==== Dataset extract
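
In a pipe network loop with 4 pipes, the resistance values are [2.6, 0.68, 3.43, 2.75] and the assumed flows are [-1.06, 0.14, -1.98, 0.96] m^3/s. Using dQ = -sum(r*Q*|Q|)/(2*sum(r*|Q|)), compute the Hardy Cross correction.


Numerator terms (r*Q*|Q|): 2.6*-1.06*|-1.06| = -2.9214; 0.68*0.14*|0.14| = 0.0133; 3.43*-1.98*|-1.98| = -13.447; 2.75*0.96*|0.96| = 2.5344.
Sum of numerator = -13.8206.
Denominator terms (r*|Q|): 2.6*|-1.06| = 2.756; 0.68*|0.14| = 0.0952; 3.43*|-1.98| = 6.7914; 2.75*|0.96| = 2.64.
2 * sum of denominator = 2 * 12.2826 = 24.5652.
dQ = --13.8206 / 24.5652 = 0.5626 m^3/s.

0.5626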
========
→ **Brief**:
The records above are to be returned exactly as they appear.

→ **Task output**:
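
In a pipe network loop with 4 pipes, the resistance values are [2.6, 0.68, 3.43, 2.75] and the assumed flows are [-1.06, 0.14, -1.98, 0.96] m^3/s. Using dQ = -sum(r*Q*|Q|)/(2*sum(r*|Q|)), compute the Hardy Cross correction.


Numerator terms (r*Q*|Q|): 2.6*-1.06*|-1.06| = -2.9214; 0.68*0.14*|0.14| = 0.0133; 3.43*-1.98*|-1.98| = -13.447; 2.75*0.96*|0.96| = 2.5344.
Sum of numerator = -13.8206.
Denominator terms (r*|Q|): 2.6*|-1.06| = 2.756; 0.68*|0.14| = 0.0952; 3.43*|-1.98| = 6.7914; 2.75*|0.96| = 2.64.
2 * sum of denominator = 2 * 12.2826 = 24.5652.
dQ = --13.8206 / 24.5652 = 0.5626 m^3/s.

0.5626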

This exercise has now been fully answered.